____ Dataset extract

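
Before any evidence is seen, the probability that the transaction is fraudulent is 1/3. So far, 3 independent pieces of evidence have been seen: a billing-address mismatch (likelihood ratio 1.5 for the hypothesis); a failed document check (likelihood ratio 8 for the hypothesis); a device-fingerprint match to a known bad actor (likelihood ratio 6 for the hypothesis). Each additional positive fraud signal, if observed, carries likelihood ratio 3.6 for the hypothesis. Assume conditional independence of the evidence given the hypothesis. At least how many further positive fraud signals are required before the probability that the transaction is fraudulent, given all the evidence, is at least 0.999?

3

Prior odds = (1/3)/(2/3) = 0.5.
Combined Bayes factor of the evidence already in hand = 1.5 × 8 × 6 = 72.
Odds after that evidence = 0.5 × 72 = 36.
Target odds = 0.999/0.001 = 999.
Need 3.6ⁿ ≥ 999 ÷ 36 = 27.75.
3.6² = 12.96 falls short of 27.75 but 3.6³ = 46.656 reaches it, so n = 3.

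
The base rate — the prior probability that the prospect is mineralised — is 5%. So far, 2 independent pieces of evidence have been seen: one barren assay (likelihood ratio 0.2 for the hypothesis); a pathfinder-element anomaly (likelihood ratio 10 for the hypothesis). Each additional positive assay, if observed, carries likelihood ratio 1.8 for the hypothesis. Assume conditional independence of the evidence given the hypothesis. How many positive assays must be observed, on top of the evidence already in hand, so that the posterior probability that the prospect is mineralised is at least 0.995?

Prior odds = 0.05/0.95 = 1/19.
Combined Bayes factor of the evidence already in hand = 0.2 × 10 = 2.
Odds after that evidence = (1/19) × 2 = 2/19.
Target odds = 0.995/0.005 = 199.
Need 1.8ⁿ ≥ 199 ÷ (2/19) = 1890.5.
1.8¹² ≈1156.83 falls short of 1890.5 but 1.8¹³ ≈2082.3 reaches it, so n = 13.

13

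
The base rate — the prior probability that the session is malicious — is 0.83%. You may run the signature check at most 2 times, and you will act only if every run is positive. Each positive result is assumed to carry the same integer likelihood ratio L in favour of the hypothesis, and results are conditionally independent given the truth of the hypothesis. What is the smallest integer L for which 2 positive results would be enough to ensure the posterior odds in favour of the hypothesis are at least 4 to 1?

Prior odds = 0.0083/0.9917 = 83/9917.
Target odds = 4.
Need L² ≥ 4 ÷ (83/9917) = 39668/83.
21² = 441 < 39668/83 ≤ 484 = 22², so L = 22.

22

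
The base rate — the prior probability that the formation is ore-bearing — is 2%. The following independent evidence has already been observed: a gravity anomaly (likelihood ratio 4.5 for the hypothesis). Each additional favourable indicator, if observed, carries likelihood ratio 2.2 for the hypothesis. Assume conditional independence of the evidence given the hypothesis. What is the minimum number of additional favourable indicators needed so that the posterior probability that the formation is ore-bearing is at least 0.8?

Prior odds = 0.02/0.98 = 1/49.
Bayes factor of the evidence already in hand = 4.5.
Odds after that evidence = (1/49) × 4.5 = 9/98.
Target odds = 0.8/0.2 = 4.
Need 2.2ⁿ ≥ 4 ÷ (9/98) = 392/9.
2.2⁴ = 23.4256 falls short of 392/9 but 2.2⁵ = 51.53632 reaches it, so n = 5.

5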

________

## About this task
Word for word, please return the lines from the one containing "The base rate — the prior probability that the formation" through the end of the listing, both ends included, and nothing else.

## Exercise response
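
The base rate — the prior probability that the formation is ore-bearing — is 2%. The following independent evidence has already been observed: a gravity anomaly (likelihood ratio 4.5 for the hypothesis). Each additional favourable indicator, if observed, carries likelihood ratio 2.2 for the hypothesis. Assume conditional independence of the evidence given the hypothesis. What is the minimum number of additional favourable indicators needed so that the posterior probability that the formation is ore-bearing is at least 0.8?

Prior odds = 0.02/0.98 = 1/49.
Bayes factor of the evidence already in hand = 4.5.
Odds after that evidence = (1/49) × 4.5 = 9/98.
Target odds = 0.8/0.2 = 4.
Need 2.2ⁿ ≥ 4 ÷ (9/98) = 392/9.
2.2⁴ = 23.4256 falls short of 392/9 but 2.2⁵ = 51.53632 reaches it, so n = 5.

5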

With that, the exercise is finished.